Instructions to follow
What lines of the data below include the word "from"? Report them by copying each.

Exercise material
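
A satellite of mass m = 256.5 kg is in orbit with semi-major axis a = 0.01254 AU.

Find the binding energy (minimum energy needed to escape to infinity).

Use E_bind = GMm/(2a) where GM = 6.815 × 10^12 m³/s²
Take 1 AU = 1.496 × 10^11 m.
a = 0.01254 AU = 1.87598 × 10^9 m
GM = 6.815 × 10^12 m³/s²
m = 256.5 kg
GMm = 6.815 × 10^12 × 256.5 = 1.74805 × 10^15 m³·kg/s²
2a = 3.75197 × 10^9 m
E_bind = GMm/(2a) = 465901 J ≈ 465.9 kJ

Final answer: 465.9 kJ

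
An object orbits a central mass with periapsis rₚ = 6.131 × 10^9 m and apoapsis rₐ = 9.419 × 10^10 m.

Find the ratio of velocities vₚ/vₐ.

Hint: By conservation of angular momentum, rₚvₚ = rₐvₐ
rₚ = 6.131 × 10^9 m
rₐ = 9.419 × 10^10 m
rₚvₚ = rₐvₐ  ⇒  vₚ/vₐ = rₐ/rₚ
vₚ/vₐ = (9.419 × 10^10) / (6.131 × 10^9) = 15.3629

Final answer: vₚ/vₐ = 15.36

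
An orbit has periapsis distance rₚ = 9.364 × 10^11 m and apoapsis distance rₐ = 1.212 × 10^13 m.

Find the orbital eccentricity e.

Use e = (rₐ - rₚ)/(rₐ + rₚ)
rₚ = 9.364 × 10^11 m
rₐ = 1.212 × 10^13 m
rₐ − rₚ = 1.11836 × 10^13 m
rₐ + rₚ = 1.30564 × 10^13 m
e = (rₐ − rₚ)/(rₐ + rₚ) = 0.856561

Final answer: e = 0.8566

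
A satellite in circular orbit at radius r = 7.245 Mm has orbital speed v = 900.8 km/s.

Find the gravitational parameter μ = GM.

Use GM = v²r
r = 7.245 Mm = 7.245 × 10^6 m
v = 900.8 km/s = 900800 m/s
v² = 8.11441 × 10^11 m²/s²
GM = v²r = 8.11441 × 10^11 × 7.245 × 10^6 = 5.87889 × 10^18 m³/s²
GM ≈ 5.879 × 10^18 m³/s²

Final answer: GM = 5.879 × 10^18 m³/s²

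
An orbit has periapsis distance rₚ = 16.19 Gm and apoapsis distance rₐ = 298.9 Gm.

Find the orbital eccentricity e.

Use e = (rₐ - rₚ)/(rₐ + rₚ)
rₚ = 16.19 Gm = 1.619 × 10^10 m
rₐ = 298.9 Gm = 2.989 × 10^11 m
rₐ − rₚ = 2.8271 × 10^11 m
rₐ + rₚ = 3.1509 × 10^11 m
e = (rₐ − rₚ)/(rₐ + rₚ) = 0.897236

Final answer: e = 0.8972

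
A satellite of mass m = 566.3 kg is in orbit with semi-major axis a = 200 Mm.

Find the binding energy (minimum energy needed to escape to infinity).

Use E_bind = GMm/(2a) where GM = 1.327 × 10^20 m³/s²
a = 200 Mm = 2 × 10^8 m
GM = 1.327 × 10^20 m³/s²
m = 566.3 kg
GMm = 1.327 × 10^20 × 566.3 = 7.5148 × 10^22 m³·kg/s²
2a = 4 × 10^8 m
E_bind = GMm/(2a) = 1.8787 × 10^14 J ≈ 187.9 TJ

Final answer: 187.9 TJ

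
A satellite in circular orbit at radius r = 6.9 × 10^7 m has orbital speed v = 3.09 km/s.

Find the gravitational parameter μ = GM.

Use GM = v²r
r = 6.9 × 10^7 m
v = 3.09 km/s = 3090 m/s
v² = 9.5481 × 10^6 m²/s²
GM = v²r = 9.5481 × 10^6 × 6.9 × 10^7 = 6.58819 × 10^14 m³/s²
GM ≈ 6.588 × 10^14 m³/s²

Final answer: GM = 6.588 × 10^14 m³/s²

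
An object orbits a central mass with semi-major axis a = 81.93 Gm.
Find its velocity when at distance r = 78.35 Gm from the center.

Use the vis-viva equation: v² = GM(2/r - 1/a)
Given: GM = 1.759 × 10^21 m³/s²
a = 81.93 Gm = 8.193 × 10^10 m
r = 78.35 Gm = 7.835 × 10^10 m
GM = 1.759 × 10^21 m³/s²
2/r − 1/a = 2.55265 × 10^-11 − 1.22055 × 10^-11 = 1.33209 × 10^-11 m⁻¹
v² = GM (2/r − 1/a) = 2.34315 × 10^10 m²/s²
v = 153074 m/s ≈ 153.1 km/s

Final answer: 153.1 km/s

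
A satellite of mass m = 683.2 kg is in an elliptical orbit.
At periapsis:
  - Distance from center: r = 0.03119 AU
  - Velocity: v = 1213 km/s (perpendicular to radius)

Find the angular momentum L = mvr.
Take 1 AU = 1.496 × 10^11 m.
r = 0.03119 AU = 4.66602 × 10^9 m
v = 1213 km/s = 1.213 × 10^6 m/s
vr = 1.213 × 10^6 × 4.66602 × 10^9 = 5.65989 × 10^15 m²/s
L = m × vr = 683.2 × 5.65989 × 10^15 = 3.86683 × 10^18 kg·m²/s ≈ 3.867 × 10^18 kg·m²/s

Final answer: L = 3.867 × 10^18 kg·m²/s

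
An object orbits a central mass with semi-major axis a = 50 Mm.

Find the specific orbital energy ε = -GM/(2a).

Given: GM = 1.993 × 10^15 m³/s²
a = 50 Mm = 5 × 10^7 m
GM = 1.993 × 10^15 m³/s²
2a = 1 × 10^8 m
ε = −GM/(2a) = -1.993 × 10^7 J/kg ≈ -19.93 MJ/kg

Final answer: -19.93 MJ/kg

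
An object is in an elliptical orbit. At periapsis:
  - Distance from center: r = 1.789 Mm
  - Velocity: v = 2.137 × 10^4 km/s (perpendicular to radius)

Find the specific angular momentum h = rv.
r = 1.789 Mm = 1.789 × 10^6 m
v = 2.137 × 10^4 km/s = 2.137 × 10^7 m/s
h = rv = 1.789 × 10^6 × 2.137 × 10^7 = 3.82309 × 10^13 m²/s ≈ 3.823 × 10^13 m²/s

Final answer: h = 3.823 × 10^13 m²/s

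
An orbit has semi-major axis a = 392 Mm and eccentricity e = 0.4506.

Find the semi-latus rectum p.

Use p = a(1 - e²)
a = 392 Mm = 3.92 × 10^8 m
e = 0.4506,  e² = 0.20304,  1 − e² = 0.79696
p = a(1 − e²) = 3.92 × 10^8 m × 0.79696 = 3.12408 × 10^8 m ≈ 312.4 Mm

Final answer: p = 312.4 Mm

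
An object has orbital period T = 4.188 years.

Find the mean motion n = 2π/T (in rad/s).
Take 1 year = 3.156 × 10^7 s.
T = 4.188 years = 1.32173 × 10^8 s
n = 2π / (1.32173 × 10^8 s) = 4.75375 × 10^-8 rad/s ≈ 4.754 × 10^-8 rad/s

Final answer: n = 4.754 × 10^-8 rad/s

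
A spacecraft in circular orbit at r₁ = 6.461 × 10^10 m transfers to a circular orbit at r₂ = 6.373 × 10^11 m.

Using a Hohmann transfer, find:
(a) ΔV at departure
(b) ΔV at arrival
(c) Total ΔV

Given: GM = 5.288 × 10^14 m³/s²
r₁ = 6.461 × 10^10 m
r₂ = 6.373 × 10^11 m
GM = 5.288 × 10^14 m³/s²
Transfer ellipse: a_t = (r₁ + r₂)/2 = 3.50955 × 10^11 m
Circular speed at r₁: v₁ = √(GM/r₁) = 90.4682 m/s
Transfer speed at r₁ (periapsis): v₁ₜ = √(GM(2/r₁ − 1/a_t)) = 121.911 m/s
(a) ΔV₁ = v₁ₜ − v₁ = 31.4426 m/s ≈ 31.44 m/s
Circular speed at r₂: v₂ = √(GM/r₂) = 28.8054 m/s
Transfer speed at r₂ (apoapsis): v₂ₜ = √(GM(2/r₂ − 1/a_t)) = 12.3594 m/s
(b) ΔV₂ = v₂ − v₂ₜ = 16.446 m/s ≈ 16.45 m/s
(c) ΔV_total = ΔV₁ + ΔV₂ = 47.8886 m/s ≈ 47.89 m/s

Final answer:
(a) ΔV₁ = 31.44 m/s
(b) ΔV₂ = 16.45 m/s
(c) ΔV_total = 47.89 m/s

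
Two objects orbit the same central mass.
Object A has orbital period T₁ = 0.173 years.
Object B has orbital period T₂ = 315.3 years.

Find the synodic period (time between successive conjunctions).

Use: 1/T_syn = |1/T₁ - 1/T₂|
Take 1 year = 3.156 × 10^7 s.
T₁ = 0.173 years = 5.45988 × 10^6 s
T₂ = 315.3 years = 9.95087 × 10^9 s
1/T₁ = 1.83154 × 10^-7 s⁻¹
1/T₂ = 1.00494 × 10^-10 s⁻¹
|1/T₁ − 1/T₂| = 1.83054 × 10^-7 s⁻¹
T_syn = 1 / |1/T₁ − 1/T₂| = 5.46288 × 10^6 s ≈ 0.1731 years

Final answer: T_syn = 0.1731 years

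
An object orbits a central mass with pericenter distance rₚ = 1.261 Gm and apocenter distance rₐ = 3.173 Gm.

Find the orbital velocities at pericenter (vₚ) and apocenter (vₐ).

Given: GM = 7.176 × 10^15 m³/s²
rₚ = 1.261 Gm = 1.261 × 10^9 m
rₐ = 3.173 Gm = 3.173 × 10^9 m
GM = 7.176 × 10^15 m³/s²
a = (rₚ + rₐ)/2 = 2.217 × 10^9 m
Vis-viva: v² = GM (2/r − 1/a)
vₚ² = 7.176 × 10^15 × (1.58604 × 10^-9 − 4.5106 × 10^-10) = 8.14464 × 10^6 m²/s²
vₚ = 2853.88 m/s ≈ 2.854 km/s
vₐ² = 7.176 × 10^15 × (6.30318 × 10^-10 − 4.5106 × 10^-10) = 1.28636 × 10^6 m²/s²
vₐ = 1134.18 m/s ≈ 1.134 km/s

Final answer: vₚ = 2.854 km/s, vₐ = 1.134 km/s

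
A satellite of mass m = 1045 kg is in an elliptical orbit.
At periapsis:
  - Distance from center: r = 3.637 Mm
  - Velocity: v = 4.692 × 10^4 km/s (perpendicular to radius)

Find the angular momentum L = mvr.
r = 3.637 Mm = 3.637 × 10^6 m
v = 4.692 × 10^4 km/s = 4.692 × 10^7 m/s
vr = 4.692 × 10^7 × 3.637 × 10^6 = 1.70648 × 10^14 m²/s
L = m × vr = 1045 × 1.70648 × 10^14 = 1.78327 × 10^17 kg·m²/s ≈ 1.783 × 10^17 kg·m²/s

Final answer: L = 1.783 × 10^17 kg·m²/s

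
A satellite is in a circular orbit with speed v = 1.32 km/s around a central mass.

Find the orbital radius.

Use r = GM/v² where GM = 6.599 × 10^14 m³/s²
v = 1.32 km/s = 1320 m/s
GM = 6.599 × 10^14 m³/s²
v² = 1.7424 × 10^6 m²/s²
r = GM/v² = (6.599 × 10^14) / (1.7424 × 10^6) = 3.7873 × 10^8 m ≈ 378.7 Mm

Final answer: 378.7 Mm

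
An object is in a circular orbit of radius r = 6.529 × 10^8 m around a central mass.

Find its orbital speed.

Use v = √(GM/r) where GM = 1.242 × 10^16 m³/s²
r = 6.529 × 10^8 m
GM = 1.242 × 10^16 m³/s²
GM/r = (1.242 × 10^16) / (6.529 × 10^8) = 1.90228 × 10^7 m²/s²
v = √(GM/r) = 4361.52 m/s ≈ 4.362 km/s

Final answer: 4.362 km/s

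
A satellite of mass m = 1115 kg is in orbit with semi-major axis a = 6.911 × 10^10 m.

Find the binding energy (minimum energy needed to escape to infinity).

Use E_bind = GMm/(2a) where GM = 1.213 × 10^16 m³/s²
a = 6.911 × 10^10 m
GM = 1.213 × 10^16 m³/s²
m = 1115 kg
GMm = 1.213 × 10^16 × 1115 = 1.3525 × 10^19 m³·kg/s²
2a = 1.3822 × 10^11 m
E_bind = GMm/(2a) = 9.78509 × 10^7 J ≈ 97.85 MJ

Final answer: 97.85 MJ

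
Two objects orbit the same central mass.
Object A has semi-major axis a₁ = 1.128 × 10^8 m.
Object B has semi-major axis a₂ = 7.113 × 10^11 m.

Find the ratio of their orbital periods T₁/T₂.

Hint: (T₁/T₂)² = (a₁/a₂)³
a₁ = 1.128 × 10^8 m
a₂ = 7.113 × 10^11 m
a₁/a₂ = 0.000158583
T₁/T₂ = (a₁/a₂)^(3/2) = (0.000158583)^1.5 = 1.99703 × 10^-6

Final answer: T₁/T₂ = 1.997 × 10^-6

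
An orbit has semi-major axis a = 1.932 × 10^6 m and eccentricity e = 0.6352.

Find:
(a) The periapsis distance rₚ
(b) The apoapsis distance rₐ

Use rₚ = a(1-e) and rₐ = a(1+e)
a = 1.932 × 10^6 m
e = 0.6352:  1 − e = 0.3648,  1 + e = 1.6352
(a) rₚ = a(1 − e) = 1.932 × 10^6 m × 0.3648 = 704794 m ≈ 7.048 × 10^5 m
(b) rₐ = a(1 + e) = 1.932 × 10^6 m × 1.6352 = 3.15921 × 10^6 m ≈ 3.159 × 10^6 m

Final answer:
(a) rₚ = 7.048 × 10^5 m
(b) rₐ = 3.159 × 10^6 m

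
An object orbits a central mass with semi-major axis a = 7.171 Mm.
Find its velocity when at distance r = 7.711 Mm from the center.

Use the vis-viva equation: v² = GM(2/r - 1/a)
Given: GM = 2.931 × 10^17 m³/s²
a = 7.171 Mm = 7.171 × 10^6 m
r = 7.711 Mm = 7.711 × 10^6 m
GM = 2.931 × 10^17 m³/s²
2/r − 1/a = 2.5937 × 10^-7 − 1.39451 × 10^-7 = 1.19919 × 10^-7 m⁻¹
v² = GM (2/r − 1/a) = 3.51483 × 10^10 m²/s²
v = 187479 m/s ≈ 187.5 km/s

Final answer: 187.5 km/s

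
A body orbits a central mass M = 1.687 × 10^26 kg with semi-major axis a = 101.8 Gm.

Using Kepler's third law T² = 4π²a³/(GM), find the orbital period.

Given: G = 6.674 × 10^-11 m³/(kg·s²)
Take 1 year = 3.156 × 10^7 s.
M = 1.687 × 10^26 kg
GM = G × M = 6.674 × 10^-11 × 1.687 × 10^26 = 1.1259 × 10^16 m³/s²
a = 101.8 Gm = 1.018 × 10^11 m
a³ = 1.05498 × 10^33 m³
T = 2π √(a³/GM) = 2π √((1.05498 × 10^33) / (1.1259 × 10^16)) = 2π × 3.06105 × 10^8 s
T = 1.92332 × 10^9 s ≈ 60.94 years

Final answer: 60.94 years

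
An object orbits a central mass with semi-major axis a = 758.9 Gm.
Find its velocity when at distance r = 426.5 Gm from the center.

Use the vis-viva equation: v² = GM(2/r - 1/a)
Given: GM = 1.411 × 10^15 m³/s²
a = 758.9 Gm = 7.589 × 10^11 m
r = 426.5 Gm = 4.265 × 10^11 m
GM = 1.411 × 10^15 m³/s²
2/r − 1/a = 4.68933 × 10^-12 − 1.3177 × 10^-12 = 3.37164 × 10^-12 m⁻¹
v² = GM (2/r − 1/a) = 4757.38 m²/s²
v = 68.9737 m/s ≈ 68.97 m/s

Final answer: 68.97 m/s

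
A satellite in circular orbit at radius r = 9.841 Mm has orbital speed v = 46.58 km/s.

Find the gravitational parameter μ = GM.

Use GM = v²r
r = 9.841 Mm = 9.841 × 10^6 m
v = 46.58 km/s = 46580 m/s
v² = 2.1697 × 10^9 m²/s²
GM = v²r = 2.1697 × 10^9 × 9.841 × 10^6 = 2.1352 × 10^16 m³/s²
GM ≈ 2.135 × 10^16 m³/s²

Final answer: GM = 2.135 × 10^16 m³/s²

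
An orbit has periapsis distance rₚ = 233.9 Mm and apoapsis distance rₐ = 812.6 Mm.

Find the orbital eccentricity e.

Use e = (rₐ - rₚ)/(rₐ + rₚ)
rₚ = 233.9 Mm = 2.339 × 10^8 m
rₐ = 812.6 Mm = 8.126 × 10^8 m
rₐ − rₚ = 5.787 × 10^8 m
rₐ + rₚ = 1.0465 × 10^9 m
e = (rₐ − rₚ)/(rₐ + rₚ) = 0.552986

Final answer: e = 0.553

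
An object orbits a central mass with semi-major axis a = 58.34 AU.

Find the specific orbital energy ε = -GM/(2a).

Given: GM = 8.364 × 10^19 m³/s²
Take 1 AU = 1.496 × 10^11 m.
a = 58.34 AU = 8.72766 × 10^12 m
GM = 8.364 × 10^19 m³/s²
2a = 1.74553 × 10^13 m
ε = −GM/(2a) = -4.79166 × 10^6 J/kg ≈ -4.792 MJ/kg

Final answer: -4.792 MJ/kg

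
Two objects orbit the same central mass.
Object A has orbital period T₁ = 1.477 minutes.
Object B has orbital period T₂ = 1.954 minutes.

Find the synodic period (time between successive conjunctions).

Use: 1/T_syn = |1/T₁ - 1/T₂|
T₁ = 1.477 minutes = 88.62 s
T₂ = 1.954 minutes = 117.24 s
1/T₁ = 0.0112841 s⁻¹
1/T₂ = 0.00852951 s⁻¹
|1/T₁ − 1/T₂| = 0.00275462 s⁻¹
T_syn = 1 / |1/T₁ − 1/T₂| = 363.026 s ≈ 6.05 minutes

Final answer: T_syn = 6.05 minutes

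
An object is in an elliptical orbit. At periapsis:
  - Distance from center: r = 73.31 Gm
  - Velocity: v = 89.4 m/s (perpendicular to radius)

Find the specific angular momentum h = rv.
r = 73.31 Gm = 7.331 × 10^10 m
v = 89.4 m/s
h = rv = 7.331 × 10^10 × 89.4 = 6.55391 × 10^12 m²/s ≈ 6.554 × 10^12 m²/s

Final answer: h = 6.554 × 10^12 m²/s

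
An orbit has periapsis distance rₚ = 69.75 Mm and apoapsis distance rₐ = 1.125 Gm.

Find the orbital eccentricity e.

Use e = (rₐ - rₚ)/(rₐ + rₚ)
rₚ = 69.75 Mm = 6.975 × 10^7 m
rₐ = 1.125 Gm = 1.125 × 10^9 m
rₐ − rₚ = 1.05525 × 10^9 m
rₐ + rₚ = 1.19475 × 10^9 m
e = (rₐ − rₚ)/(rₐ + rₚ) = 0.883239

Final answer: e = 0.8832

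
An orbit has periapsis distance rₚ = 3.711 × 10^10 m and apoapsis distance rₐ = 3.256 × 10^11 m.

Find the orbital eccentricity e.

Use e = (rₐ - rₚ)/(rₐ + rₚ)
rₚ = 3.711 × 10^10 m
rₐ = 3.256 × 10^11 m
rₐ − rₚ = 2.8849 × 10^11 m
rₐ + rₚ = 3.6271 × 10^11 m
e = (rₐ − rₚ)/(rₐ + rₚ) = 0.795374

Final answer: e = 0.7954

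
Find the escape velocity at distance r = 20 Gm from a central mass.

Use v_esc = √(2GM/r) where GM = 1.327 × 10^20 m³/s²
r = 20 Gm = 2 × 10^10 m
GM = 1.327 × 10^20 m³/s²
2GM/r = 2 × (1.327 × 10^20) / (2 × 10^10) = 1.327 × 10^10 m²/s²
v_esc = √(2GM/r) = 115195 m/s ≈ 115.2 km/s

Final answer: 115.2 km/s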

Result of this task
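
Find its velocity when at distance r = 78.35 Gm from the center.
  - Distance from center: r = 0.03119 AU
  - Distance from center: r = 1.789 Mm
  - Distance from center: r = 3.637 Mm
Find its velocity when at distance r = 7.711 Mm from the center.
Find its velocity when at distance r = 426.5 Gm from the center.
  - Distance from center: r = 73.31 Gm
Find the escape velocity at distance r = 20 Gm from a central mass.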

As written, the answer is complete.